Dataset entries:
--- START ---

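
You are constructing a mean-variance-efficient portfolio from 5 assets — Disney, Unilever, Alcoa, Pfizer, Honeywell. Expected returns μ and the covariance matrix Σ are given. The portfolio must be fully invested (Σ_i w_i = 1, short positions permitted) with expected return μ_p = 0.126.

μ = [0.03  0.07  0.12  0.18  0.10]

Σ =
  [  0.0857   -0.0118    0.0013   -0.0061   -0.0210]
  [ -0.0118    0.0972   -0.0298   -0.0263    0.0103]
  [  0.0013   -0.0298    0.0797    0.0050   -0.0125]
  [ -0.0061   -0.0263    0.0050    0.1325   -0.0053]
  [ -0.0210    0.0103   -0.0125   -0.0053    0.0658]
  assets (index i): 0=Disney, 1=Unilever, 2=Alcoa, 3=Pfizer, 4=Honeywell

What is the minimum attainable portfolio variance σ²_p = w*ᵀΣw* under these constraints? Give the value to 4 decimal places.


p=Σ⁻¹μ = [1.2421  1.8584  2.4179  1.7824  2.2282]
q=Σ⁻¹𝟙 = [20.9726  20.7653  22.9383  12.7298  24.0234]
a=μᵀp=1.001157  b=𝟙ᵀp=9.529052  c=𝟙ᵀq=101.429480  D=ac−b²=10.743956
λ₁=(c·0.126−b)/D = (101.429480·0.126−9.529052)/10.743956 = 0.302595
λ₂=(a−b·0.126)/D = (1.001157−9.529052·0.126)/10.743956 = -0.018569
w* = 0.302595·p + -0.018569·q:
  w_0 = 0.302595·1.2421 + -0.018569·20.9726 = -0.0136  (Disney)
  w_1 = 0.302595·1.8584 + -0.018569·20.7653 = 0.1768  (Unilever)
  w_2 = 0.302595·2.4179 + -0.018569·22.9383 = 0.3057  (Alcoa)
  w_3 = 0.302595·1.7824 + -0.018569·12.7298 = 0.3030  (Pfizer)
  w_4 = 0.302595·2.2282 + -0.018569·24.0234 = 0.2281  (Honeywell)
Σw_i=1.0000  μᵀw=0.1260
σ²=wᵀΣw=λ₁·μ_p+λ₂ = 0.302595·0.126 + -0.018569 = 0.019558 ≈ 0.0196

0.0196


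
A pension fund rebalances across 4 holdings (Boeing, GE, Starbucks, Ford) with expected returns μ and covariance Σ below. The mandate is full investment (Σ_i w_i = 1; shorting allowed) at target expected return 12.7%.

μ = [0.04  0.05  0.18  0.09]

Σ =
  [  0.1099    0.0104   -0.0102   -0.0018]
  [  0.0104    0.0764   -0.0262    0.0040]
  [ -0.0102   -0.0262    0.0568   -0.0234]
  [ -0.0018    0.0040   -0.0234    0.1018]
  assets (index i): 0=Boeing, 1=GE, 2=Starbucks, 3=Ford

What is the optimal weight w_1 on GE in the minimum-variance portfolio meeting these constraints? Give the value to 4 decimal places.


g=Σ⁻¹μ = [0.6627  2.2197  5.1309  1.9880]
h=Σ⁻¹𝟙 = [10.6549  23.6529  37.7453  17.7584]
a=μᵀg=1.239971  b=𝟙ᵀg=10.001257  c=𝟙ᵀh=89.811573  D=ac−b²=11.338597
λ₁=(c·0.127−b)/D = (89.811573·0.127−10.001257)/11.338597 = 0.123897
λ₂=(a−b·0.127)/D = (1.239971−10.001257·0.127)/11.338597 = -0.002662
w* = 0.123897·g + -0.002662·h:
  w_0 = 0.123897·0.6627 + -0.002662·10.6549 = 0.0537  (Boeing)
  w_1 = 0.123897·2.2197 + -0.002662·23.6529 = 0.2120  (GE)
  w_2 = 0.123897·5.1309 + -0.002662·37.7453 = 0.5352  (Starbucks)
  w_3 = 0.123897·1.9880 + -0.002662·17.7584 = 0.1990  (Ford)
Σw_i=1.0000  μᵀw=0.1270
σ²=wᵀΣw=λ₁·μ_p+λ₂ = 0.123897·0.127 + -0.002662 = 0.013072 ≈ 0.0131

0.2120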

--- END ---
--- START ---

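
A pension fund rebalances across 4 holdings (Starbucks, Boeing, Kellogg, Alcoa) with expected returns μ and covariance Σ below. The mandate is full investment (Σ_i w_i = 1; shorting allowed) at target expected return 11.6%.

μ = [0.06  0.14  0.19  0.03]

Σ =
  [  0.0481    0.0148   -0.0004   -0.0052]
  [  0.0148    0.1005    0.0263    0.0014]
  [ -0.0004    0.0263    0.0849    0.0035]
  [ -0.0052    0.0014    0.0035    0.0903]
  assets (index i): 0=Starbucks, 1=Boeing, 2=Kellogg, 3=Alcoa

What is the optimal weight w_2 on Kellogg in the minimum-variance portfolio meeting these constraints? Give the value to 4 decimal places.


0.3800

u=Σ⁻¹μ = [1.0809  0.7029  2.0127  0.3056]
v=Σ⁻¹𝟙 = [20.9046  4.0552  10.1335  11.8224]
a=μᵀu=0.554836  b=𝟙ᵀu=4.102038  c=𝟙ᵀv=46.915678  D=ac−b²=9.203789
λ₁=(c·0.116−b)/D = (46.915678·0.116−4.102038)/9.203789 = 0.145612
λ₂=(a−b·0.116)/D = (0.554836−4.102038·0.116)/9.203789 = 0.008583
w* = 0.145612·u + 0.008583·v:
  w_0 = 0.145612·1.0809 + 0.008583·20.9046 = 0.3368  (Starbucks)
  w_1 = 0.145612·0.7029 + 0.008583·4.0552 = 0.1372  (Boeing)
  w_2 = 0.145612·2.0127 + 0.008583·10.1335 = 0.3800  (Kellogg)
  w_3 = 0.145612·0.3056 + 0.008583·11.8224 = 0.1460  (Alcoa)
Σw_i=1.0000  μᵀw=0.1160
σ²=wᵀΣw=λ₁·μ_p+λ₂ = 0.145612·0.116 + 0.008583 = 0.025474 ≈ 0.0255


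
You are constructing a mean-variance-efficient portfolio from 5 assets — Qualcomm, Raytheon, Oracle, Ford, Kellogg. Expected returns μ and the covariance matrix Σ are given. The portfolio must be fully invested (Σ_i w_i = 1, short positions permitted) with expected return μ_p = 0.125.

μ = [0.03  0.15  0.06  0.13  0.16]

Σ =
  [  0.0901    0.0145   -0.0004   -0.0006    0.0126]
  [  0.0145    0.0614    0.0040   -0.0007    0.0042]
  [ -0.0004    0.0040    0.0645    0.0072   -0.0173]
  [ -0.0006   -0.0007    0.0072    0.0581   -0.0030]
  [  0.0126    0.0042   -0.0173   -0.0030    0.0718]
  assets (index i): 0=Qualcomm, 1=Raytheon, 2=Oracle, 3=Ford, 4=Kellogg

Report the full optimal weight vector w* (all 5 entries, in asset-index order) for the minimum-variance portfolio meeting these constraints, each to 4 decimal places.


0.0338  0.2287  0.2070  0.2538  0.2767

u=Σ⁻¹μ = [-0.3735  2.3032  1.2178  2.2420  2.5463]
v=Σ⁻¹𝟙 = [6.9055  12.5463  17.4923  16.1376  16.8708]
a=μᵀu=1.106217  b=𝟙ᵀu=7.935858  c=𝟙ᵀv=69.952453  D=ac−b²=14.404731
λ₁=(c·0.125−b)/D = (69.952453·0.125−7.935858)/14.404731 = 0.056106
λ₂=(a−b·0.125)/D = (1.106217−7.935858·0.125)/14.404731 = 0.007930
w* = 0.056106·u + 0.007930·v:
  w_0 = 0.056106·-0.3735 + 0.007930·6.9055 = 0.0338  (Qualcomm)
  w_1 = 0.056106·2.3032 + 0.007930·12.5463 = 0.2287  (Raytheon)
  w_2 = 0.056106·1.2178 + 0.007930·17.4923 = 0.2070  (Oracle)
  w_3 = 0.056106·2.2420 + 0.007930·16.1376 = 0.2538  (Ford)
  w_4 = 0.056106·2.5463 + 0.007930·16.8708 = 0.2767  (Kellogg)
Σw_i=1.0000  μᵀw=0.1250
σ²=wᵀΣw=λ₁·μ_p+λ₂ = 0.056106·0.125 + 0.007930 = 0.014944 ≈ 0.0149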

--- END ---
--- START ---

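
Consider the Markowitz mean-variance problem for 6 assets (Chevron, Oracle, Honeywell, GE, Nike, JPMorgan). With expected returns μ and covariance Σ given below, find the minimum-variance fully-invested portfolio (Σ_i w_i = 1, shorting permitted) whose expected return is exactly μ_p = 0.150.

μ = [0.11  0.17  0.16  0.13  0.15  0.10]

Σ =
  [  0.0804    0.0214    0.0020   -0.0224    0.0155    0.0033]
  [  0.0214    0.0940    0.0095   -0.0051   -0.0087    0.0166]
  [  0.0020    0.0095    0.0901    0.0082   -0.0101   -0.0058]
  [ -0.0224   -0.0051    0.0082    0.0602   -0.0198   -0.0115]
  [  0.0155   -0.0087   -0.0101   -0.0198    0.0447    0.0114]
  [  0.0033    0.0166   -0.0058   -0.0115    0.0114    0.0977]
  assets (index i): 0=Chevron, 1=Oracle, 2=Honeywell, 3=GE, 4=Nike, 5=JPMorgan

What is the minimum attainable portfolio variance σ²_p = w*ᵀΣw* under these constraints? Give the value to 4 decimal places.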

--- END ---

Some lines above hold the word "investment". Copy all of them.

▸ **Result**
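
A pension fund rebalances across 4 holdings (Boeing, GE, Starbucks, Ford) with expected returns μ and covariance Σ below. The mandate is full investment (Σ_i w_i = 1; shorting allowed) at target expected return 12.7%.
A pension fund rebalances across 4 holdings (Starbucks, Boeing, Kellogg, Alcoa) with expected returns μ and covariance Σ below. The mandate is full investment (Σ_i w_i = 1; shorting allowed) at target expected return 11.6%.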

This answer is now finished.